## Your task
Retype, character for character, the line containing "An industrial facility discharges 190" along with each line after it through the end of the data, and only those.

[Stored data]
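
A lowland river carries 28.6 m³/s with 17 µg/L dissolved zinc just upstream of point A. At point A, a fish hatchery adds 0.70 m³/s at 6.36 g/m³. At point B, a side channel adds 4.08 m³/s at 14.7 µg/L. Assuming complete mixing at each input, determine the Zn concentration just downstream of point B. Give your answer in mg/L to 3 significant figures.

17 µg/L = 0.017 mg/L.
After input A: C = (28.6·0.017 + 0.7·6.36) / 29.3 = 0.1685 mg/L.
14.7 µg/L = 0.0147 mg/L.
After input B: C = (29.3·0.1685 + 4.08·0.0147) / 33.38 = 0.1497 mg/L.

0.150 mg/L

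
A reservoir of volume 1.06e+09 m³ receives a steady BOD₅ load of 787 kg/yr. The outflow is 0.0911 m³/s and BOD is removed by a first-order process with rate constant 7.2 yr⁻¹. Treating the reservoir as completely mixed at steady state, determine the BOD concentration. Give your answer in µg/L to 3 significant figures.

Outflow Q = 0.0911 m³/s × 3.156e+07 s/yr = 2.875e+06 m³/yr.
Steady-state CSTR mass balance: W = Q·C + k·V·C, so C = W/(Q + kV).
Q + kV = 2.875e+06 + 7.2·1.06e+09 = 7.635e+09 m³/yr.
C = 787/7.635e+09 = 1.031e-07 kg/m³ = 0.0001031 mg/L = 0.1031 µg/L.

0.103 µg/L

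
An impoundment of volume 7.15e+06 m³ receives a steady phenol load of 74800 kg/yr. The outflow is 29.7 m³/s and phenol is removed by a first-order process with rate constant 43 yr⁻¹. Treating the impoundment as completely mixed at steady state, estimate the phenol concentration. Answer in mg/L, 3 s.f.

0.0601 mg/L

Outflow Q = 29.7 m³/s × 3.156e+07 s/yr = 9.373e+08 m³/yr.
Steady-state CSTR mass balance: W = Q·C + k·V·C, so C = W/(Q + kV).
Q + kV = 9.373e+08 + 43·7.15e+06 = 1.245e+09 m³/yr.
C = 74800/1.245e+09 = 6.009e-05 kg/m³ = 0.06009 mg/L.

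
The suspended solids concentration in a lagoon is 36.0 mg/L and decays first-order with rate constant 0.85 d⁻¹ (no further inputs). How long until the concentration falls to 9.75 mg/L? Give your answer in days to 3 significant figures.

1.54 d

t = ln(C₀/C)/k = ln(36.0/9.75)/0.85 = 1.306/0.85 = 1.537 d.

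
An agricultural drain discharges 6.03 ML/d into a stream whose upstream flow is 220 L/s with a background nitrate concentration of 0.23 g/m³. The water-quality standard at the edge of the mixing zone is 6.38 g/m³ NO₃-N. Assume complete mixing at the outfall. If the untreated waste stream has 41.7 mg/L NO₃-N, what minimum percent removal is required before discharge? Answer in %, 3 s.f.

6.03 ML/d = 0.06979 m³/s.
220 L/s = 0.22 m³/s.
Mass balance: 6.38·0.2898 = 0.06979·Cₑ + 0.22·0.23.
Cₑ = (1.849 − 0.0506) / 0.06979 = 25.77 mg/L.
Required removal = 1 − 25.77/41.7 = 38.21 %.

38.2 %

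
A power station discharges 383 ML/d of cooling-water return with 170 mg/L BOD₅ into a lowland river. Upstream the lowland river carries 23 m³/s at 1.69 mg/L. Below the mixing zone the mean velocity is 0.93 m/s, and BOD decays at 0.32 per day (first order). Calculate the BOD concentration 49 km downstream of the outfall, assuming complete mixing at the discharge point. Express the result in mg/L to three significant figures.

23.8 mg/L

383 ML/d = 4.433 m³/s.
After complete mixing, C₀ = (4.433·170 + 23·1.69) / 27.43 = 28.89 mg/L.
Travel time t = 4.9e+04 m / 0.93 m/s = 5.269e+04 s = 0.6098 d.
C = 28.89·exp(−0.32·0.6098) = 28.89·0.8227 = 23.77 mg/L.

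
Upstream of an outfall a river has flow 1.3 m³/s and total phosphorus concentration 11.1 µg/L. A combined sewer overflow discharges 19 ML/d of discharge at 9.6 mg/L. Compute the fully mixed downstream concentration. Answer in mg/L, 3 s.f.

1.40 mg/L

19 ML/d = 0.2199 m³/s.
11.1 µg/L = 0.0111 mg/L.
Conservation of mass across the mixing zone: C = (0.2199·9.6 + 1.3·0.0111) / (0.2199 + 1.3) = 2.126/1.52 = 1.398 mg/L.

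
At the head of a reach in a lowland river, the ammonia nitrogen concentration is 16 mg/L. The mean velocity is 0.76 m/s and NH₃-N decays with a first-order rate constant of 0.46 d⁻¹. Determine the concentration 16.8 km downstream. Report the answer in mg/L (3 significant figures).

Travel time t = 16.8 km / 0.76 m/s = 1.68e+04/0.76 = 2.211e+04 s = 0.2558 d.
First-order decay: C = 16·exp(−0.46·0.2558) = 16·0.889 = 14.22 mg/L.

14.2 mg/L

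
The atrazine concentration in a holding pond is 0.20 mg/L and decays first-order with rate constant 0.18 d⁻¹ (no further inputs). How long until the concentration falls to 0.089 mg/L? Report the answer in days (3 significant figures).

t = ln(C₀/C)/k = ln(0.20/0.089)/0.18 = 0.8097/0.18 = 4.498 d.

4.50 d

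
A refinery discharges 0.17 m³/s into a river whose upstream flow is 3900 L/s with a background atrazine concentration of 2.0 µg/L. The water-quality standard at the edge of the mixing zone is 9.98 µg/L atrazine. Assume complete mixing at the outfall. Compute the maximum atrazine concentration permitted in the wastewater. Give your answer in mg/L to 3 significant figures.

3900 L/s = 3.9 m³/s.
2.0 µg/L = 0.002 mg/L.
9.98 µg/L = 0.00998 mg/L.
Mass balance: 0.00998·4.07 = 0.17·Cₑ + 3.9·0.002.
Cₑ = (0.04062 − 0.0078) / 0.17 = 0.1931 mg/L.

0.193 mg/L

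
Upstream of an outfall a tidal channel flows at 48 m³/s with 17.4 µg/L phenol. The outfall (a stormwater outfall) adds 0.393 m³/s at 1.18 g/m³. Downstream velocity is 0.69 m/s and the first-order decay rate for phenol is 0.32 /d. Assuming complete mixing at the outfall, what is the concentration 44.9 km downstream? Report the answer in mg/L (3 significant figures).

17.4 µg/L = 0.0174 mg/L.
After complete mixing, C₀ = (0.393·1.18 + 48·0.0174) / 48.39 = 0.02684 mg/L.
Travel time t = 4.49e+04 m / 0.69 m/s = 6.507e+04 s = 0.7532 d.
C = 0.02684·exp(−0.32·0.7532) = 0.02684·0.7858 = 0.02109 mg/L.

0.0211 mg/L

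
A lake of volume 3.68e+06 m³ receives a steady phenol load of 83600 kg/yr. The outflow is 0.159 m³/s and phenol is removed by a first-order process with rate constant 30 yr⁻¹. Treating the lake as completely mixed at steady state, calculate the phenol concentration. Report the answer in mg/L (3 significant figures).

0.724 mg/L

Outflow Q = 0.159 m³/s × 3.156e+07 s/yr = 5.018e+06 m³/yr.
Steady-state CSTR mass balance: W = Q·C + k·V·C, so C = W/(Q + kV).
Q + kV = 5.018e+06 + 30·3.68e+06 = 1.154e+08 m³/yr.
C = 83600/1.154e+08 = 0.0007243 kg/m³ = 0.7243 mg/L.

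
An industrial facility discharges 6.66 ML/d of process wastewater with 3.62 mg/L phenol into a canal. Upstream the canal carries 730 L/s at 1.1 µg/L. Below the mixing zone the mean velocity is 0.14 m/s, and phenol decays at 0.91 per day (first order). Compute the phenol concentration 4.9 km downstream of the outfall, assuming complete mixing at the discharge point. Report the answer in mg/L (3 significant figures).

6.66 ML/d = 0.07708 m³/s.
730 L/s = 0.73 m³/s.
1.1 µg/L = 0.0011 mg/L.
After complete mixing, C₀ = (0.07708·3.62 + 0.73·0.0011) / 0.8071 = 0.3467 mg/L.
Travel time t = 4900 m / 0.14 m/s = 3.5e+04 s = 0.4051 d.
C = 0.3467·exp(−0.91·0.4051) = 0.3467·0.6917 = 0.2398 mg/L.

0.240 mg/L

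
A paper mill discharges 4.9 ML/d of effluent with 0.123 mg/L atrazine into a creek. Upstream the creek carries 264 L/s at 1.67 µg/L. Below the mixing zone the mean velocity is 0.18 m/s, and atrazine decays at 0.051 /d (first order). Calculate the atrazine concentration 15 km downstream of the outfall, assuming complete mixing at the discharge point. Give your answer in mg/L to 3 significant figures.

0.0220 mg/L

4.9 ML/d = 0.05671 m³/s.
264 L/s = 0.264 m³/s.
1.67 µg/L = 0.00167 mg/L.
After complete mixing, C₀ = (0.05671·0.123 + 0.264·0.00167) / 0.3207 = 0.02313 mg/L.
Travel time t = 1.5e+04 m / 0.18 m/s = 8.333e+04 s = 0.9645 d.
C = 0.02313·exp(−0.051·0.9645) = 0.02313·0.952 = 0.02202 mg/L.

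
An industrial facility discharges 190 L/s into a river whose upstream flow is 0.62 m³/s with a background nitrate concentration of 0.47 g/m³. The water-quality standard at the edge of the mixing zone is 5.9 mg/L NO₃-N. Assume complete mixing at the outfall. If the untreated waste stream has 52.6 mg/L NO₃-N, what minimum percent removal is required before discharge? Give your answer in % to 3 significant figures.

190 L/s = 0.19 m³/s.
Mass balance: 5.9·0.81 = 0.19·Cₑ + 0.62·0.47.
Cₑ = (4.779 − 0.2914) / 0.19 = 23.62 mg/L.
Required removal = 1 − 23.62/52.6 = 55.1 %.

55.1 %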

## Problem solution
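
An industrial facility discharges 190 L/s into a river whose upstream flow is 0.62 m³/s with a background nitrate concentration of 0.47 g/m³. The water-quality standard at the edge of the mixing zone is 5.9 mg/L NO₃-N. Assume complete mixing at the outfall. If the untreated waste stream has 52.6 mg/L NO₃-N, what minimum percent removal is required before discharge? Give your answer in % to 3 significant figures.

190 L/s = 0.19 m³/s.
Mass balance: 5.9·0.81 = 0.19·Cₑ + 0.62·0.47.
Cₑ = (4.779 − 0.2914) / 0.19 = 23.62 mg/L.
Required removal = 1 − 23.62/52.6 = 55.1 %.

55.1 %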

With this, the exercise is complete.